▸ **Exercise brief**
Exactly the lines from the one containing "An aphid colony" through the end of the entries, both ends included, are to be output.
*** Begin section ***
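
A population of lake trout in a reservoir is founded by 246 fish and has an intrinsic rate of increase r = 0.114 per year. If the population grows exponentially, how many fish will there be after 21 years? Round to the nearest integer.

2695 fish

N(t) = N₀·e^(rt) = 246 × e^(0.114×21) = 246 × e^2.394.
e^2.394 ≈ 10.957, so N ≈ 246 × 10.957 = 2695.48.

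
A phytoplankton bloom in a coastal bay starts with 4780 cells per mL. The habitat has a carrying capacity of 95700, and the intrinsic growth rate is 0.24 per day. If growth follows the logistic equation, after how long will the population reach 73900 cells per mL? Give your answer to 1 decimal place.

17.4 days

A = (K − N₀)/N₀ = (95700 − 4780)/4780 = 19.021.
Solve 95700/(1 + 19.021·e^(−0.24t)) = 73900: 1 + 19.021·e^(−0.24t) = 1.295, so e^(−0.24t) = 0.0155089.
−0.24·t = ln(0.0155089) = -4.1663, so t = 4.1663/0.24 = 17.36.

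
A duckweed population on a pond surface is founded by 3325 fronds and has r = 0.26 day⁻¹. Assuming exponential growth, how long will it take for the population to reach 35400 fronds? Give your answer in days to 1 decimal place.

Set N₀·e^(rt) = 35400: e^(0.26·t) = 35400/3325 = 10.647.
0.26·t = ln(10.647) = 2.3652, so t = 2.3652/0.26 = 9.0971.

9.1 days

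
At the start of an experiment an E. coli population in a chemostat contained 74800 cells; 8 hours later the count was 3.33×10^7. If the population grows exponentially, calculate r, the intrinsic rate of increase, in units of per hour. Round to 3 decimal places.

0.762 per hour

From N(t) = N₀·e^(rt): e^(r·8) = 3.33×10^7/74800 = 445.19.
r·8 = ln(445.19) = 6.0985, so r = 6.0985/8 = 0.76231.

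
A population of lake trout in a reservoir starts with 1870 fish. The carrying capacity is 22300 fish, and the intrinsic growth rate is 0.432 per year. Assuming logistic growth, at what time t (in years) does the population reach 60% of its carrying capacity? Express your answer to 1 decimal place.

6.5 years

A = (K − N₀)/N₀ = (22300 − 1870)/1870 = 10.925.
Solve 22300/(1 + 10.925·e^(−0.432t)) = 13380: 1 + 10.925·e^(−0.432t) = 1.6667, so e^(−0.432t) = 0.0610214.
−0.432·t = ln(0.0610214) = -2.7965, so t = 2.7965/0.432 = 6.4735.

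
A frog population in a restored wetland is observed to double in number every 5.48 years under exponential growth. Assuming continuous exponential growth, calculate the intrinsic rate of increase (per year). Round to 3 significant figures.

0.126 per year

r = ln(2)/t_d = 0.6931/5.48 = 0.12649.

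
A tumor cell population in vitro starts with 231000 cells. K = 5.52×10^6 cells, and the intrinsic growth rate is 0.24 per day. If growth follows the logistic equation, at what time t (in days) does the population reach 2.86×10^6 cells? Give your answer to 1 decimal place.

13.3 days

A = (K − N₀)/N₀ = (5.52×10^6 − 231000)/231000 = 22.896.
Solve 5.52×10^6/(1 + 22.896·e^(−0.24t)) = 2.86×10^6: 1 + 22.896·e^(−0.24t) = 1.9301, so e^(−0.24t) = 0.0406213.
−0.24·t = ln(0.0406213) = -3.2035, so t = 3.2035/0.24 = 13.348.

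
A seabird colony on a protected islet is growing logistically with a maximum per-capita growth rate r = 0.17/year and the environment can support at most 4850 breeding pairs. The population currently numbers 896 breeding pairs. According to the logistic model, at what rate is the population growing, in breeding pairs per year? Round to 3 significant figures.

124 breeding pairs per year

dN/dt = rN(1 − N/K) = 0.17 × 896 × (1 − 896/4850).
1 − 896/4850 = 0.81526; dN/dt = 0.17 × 896 × 0.81526 = 124.18.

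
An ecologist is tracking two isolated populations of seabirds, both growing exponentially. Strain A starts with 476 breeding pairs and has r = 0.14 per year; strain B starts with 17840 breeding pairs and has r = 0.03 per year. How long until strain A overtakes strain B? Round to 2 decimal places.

32.94 years

Set 476·e^(0.14t) = 17840·e^(0.03t).
e^((0.14 − 0.03)t) = 17840/476 → e^(0.11·t) = 37.479.
0.11·t = ln(37.479) = 3.6238, so t = 3.6238/0.11 = 32.943.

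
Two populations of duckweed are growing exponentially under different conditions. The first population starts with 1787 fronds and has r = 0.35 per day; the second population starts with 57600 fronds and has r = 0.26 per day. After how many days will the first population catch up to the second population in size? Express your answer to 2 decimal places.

Set 1787·e^(0.35t) = 57600·e^(0.26t).
e^((0.35 − 0.26)t) = 57600/1787 → e^(0.09·t) = 32.233.
0.09·t = ln(32.233) = 3.473, so t = 3.473/0.09 = 38.589.

38.59 days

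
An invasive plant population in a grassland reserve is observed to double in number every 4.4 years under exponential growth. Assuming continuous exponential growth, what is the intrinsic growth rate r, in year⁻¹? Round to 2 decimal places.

0.16 per year

r = ln(2)/t_d = 0.6931/4.4 = 0.15753.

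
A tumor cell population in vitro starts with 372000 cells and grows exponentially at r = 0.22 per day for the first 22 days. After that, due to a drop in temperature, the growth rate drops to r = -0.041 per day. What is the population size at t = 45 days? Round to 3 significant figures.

18300000 cells

Phase 1: N(22) = 372000·e^(0.22×22) = 372000·e^4.84 = 4.70466×10^7.
Phase 2 runs for 45 − 22 = 23 days at r = -0.041.
N(45) = 4.70466×10^7·e^(-0.041×23) = 4.70466×10^7·e^-0.943 = 1.832266×10^7.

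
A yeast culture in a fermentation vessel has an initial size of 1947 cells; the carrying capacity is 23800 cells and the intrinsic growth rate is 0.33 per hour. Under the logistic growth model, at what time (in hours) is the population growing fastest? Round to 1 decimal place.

Logistic growth is fastest at N = K/2 = 11900.
A = (K − N₀)/N₀ = 11.224. Set K/(1 + A·e^(−rt)) = K/2 → A·e^(−rt) = 1.
e^(−0.33t) = 1/11.224 = 0.0890953, so t = ln(11.224)/0.33 = 2.418/0.33 = 7.3274.

7.3 hours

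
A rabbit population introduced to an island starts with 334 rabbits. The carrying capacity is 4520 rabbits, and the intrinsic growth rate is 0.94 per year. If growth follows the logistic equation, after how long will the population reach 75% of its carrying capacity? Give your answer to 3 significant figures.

A = (K − N₀)/N₀ = (4520 − 334)/334 = 12.533.
Solve 4520/(1 + 12.533·e^(−0.94t)) = 3390: 1 + 12.533·e^(−0.94t) = 1.3333, so e^(−0.94t) = 0.0265966.
−0.94·t = ln(0.0265966) = -3.627, so t = 3.627/0.94 = 3.8585.

3.86 years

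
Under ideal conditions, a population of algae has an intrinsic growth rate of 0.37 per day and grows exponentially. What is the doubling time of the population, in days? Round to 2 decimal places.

Doubling time t_d = ln(2)/r = 0.6931/0.37 = 1.8734.

1.87 days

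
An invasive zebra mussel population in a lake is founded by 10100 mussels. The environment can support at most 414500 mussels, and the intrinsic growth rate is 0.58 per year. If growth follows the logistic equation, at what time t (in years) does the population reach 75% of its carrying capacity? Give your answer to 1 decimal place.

A = (K − N₀)/N₀ = (414500 − 10100)/10100 = 40.04.
Solve 414500/(1 + 40.04·e^(−0.58t)) = 310875: 1 + 40.04·e^(−0.58t) = 1.3333, so e^(−0.58t) = 0.00832509.
−0.58·t = ln(0.00832509) = -4.7885, so t = 4.7885/0.58 = 8.256.

8.3 years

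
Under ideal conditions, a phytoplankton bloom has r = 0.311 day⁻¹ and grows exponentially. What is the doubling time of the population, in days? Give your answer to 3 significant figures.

2.23 days

Doubling time t_d = ln(2)/r = 0.6931/0.311 = 2.2288.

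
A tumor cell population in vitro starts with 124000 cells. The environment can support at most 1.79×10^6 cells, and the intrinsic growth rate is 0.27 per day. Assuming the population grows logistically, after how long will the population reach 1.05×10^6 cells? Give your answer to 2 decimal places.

10.92 days

A = (K − N₀)/N₀ = (1.79×10^6 − 124000)/124000 = 13.435.
Solve 1.79×10^6/(1 + 13.435·e^(−0.27t)) = 1.05×10^6: 1 + 13.435·e^(−0.27t) = 1.7048, so e^(−0.27t) = 0.0524553.
−0.27·t = ln(0.0524553) = -2.9478, so t = 2.9478/0.27 = 10.918.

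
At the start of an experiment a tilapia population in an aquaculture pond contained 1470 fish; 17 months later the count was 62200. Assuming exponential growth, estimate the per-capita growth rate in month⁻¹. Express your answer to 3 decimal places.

0.220 per month

From N(t) = N₀·e^(rt): e^(r·17) = 62200/1470 = 42.313.
r·17 = ln(42.313) = 3.7451, so r = 3.7451/17 = 0.2203.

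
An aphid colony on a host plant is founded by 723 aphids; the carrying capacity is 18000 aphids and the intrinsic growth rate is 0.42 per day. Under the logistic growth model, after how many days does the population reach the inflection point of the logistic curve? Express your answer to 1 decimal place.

7.6 days

Logistic growth is fastest at N = K/2 = 9000.
A = (K − N₀)/N₀ = 23.896. Set K/(1 + A·e^(−rt)) = K/2 → A·e^(−rt) = 1.
e^(−0.42t) = 1/23.896 = 0.0418475, so t = ln(23.896)/0.42 = 3.1737/0.42 = 7.5565.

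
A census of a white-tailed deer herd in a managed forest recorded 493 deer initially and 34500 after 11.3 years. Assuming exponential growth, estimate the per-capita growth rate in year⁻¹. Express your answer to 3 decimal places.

From N(t) = N₀·e^(rt): e^(r·11.3) = 34500/493 = 69.98.
r·11.3 = ln(69.98) = 4.2482, so r = 4.2482/11.3 = 0.37595.

0.376 per year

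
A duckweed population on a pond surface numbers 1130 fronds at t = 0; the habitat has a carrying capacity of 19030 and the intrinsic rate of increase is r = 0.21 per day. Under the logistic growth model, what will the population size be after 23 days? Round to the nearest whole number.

A = (K − N₀)/N₀ = (19030 − 1130)/1130 = 15.841.
N(t) = K/(1 + A·e^(−rt)) = 19030/(1 + 15.841×e^(−0.21×23)).
e^(−4.83) = 0.0079865; denominator = 1 + 15.841×0.0079865 = 1.1265.
N = 19030/1.1265 = 16892.8.

16893 fronds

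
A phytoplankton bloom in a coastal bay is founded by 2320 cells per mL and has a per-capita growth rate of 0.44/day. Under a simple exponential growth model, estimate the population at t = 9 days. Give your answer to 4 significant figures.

121700 cells per mL

N(t) = N₀·e^(rt) = 2320 × e^(0.44×9) = 2320 × e^3.96.
e^3.96 ≈ 52.457, so N ≈ 2320 × 52.457 = 121701.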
*** End section ***
▸ **Response to the task**
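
An aphid colony on a host plant is founded by 723 aphids; the carrying capacity is 18000 aphids and the intrinsic growth rate is 0.42 per day. Under the logistic growth model, after how many days does the population reach the inflection point of the logistic curve? Express your answer to 1 decimal place.

7.6 days

Logistic growth is fastest at N = K/2 = 9000.
A = (K − N₀)/N₀ = 23.896. Set K/(1 + A·e^(−rt)) = K/2 → A·e^(−rt) = 1.
e^(−0.42t) = 1/23.896 = 0.0418475, so t = ln(23.896)/0.42 = 3.1737/0.42 = 7.5565.

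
A census of a white-tailed deer herd in a managed forest recorded 493 deer initially and 34500 after 11.3 years. Assuming exponential growth, estimate the per-capita growth rate in year⁻¹. Express your answer to 3 decimal places.

From N(t) = N₀·e^(rt): e^(r·11.3) = 34500/493 = 69.98.
r·11.3 = ln(69.98) = 4.2482, so r = 4.2482/11.3 = 0.37595.

0.376 per year

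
A duckweed population on a pond surface numbers 1130 fronds at t = 0; the habitat has a carrying capacity of 19030 and the intrinsic rate of increase is r = 0.21 per day. Under the logistic growth model, what will the population size be after 23 days? Round to the nearest whole number.

A = (K − N₀)/N₀ = (19030 − 1130)/1130 = 15.841.
N(t) = K/(1 + A·e^(−rt)) = 19030/(1 + 15.841×e^(−0.21×23)).
e^(−4.83) = 0.0079865; denominator = 1 + 15.841×0.0079865 = 1.1265.
N = 19030/1.1265 = 16892.8.

16893 fronds

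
A phytoplankton bloom in a coastal bay is founded by 2320 cells per mL and has a per-capita growth rate of 0.44/day. Under a simple exponential growth model, estimate the population at t = 9 days. Give your answer to 4 significant figures.

121700 cells per mL

N(t) = N₀·e^(rt) = 2320 × e^(0.44×9) = 2320 × e^3.96.
e^3.96 ≈ 52.457, so N ≈ 2320 × 52.457 = 121701.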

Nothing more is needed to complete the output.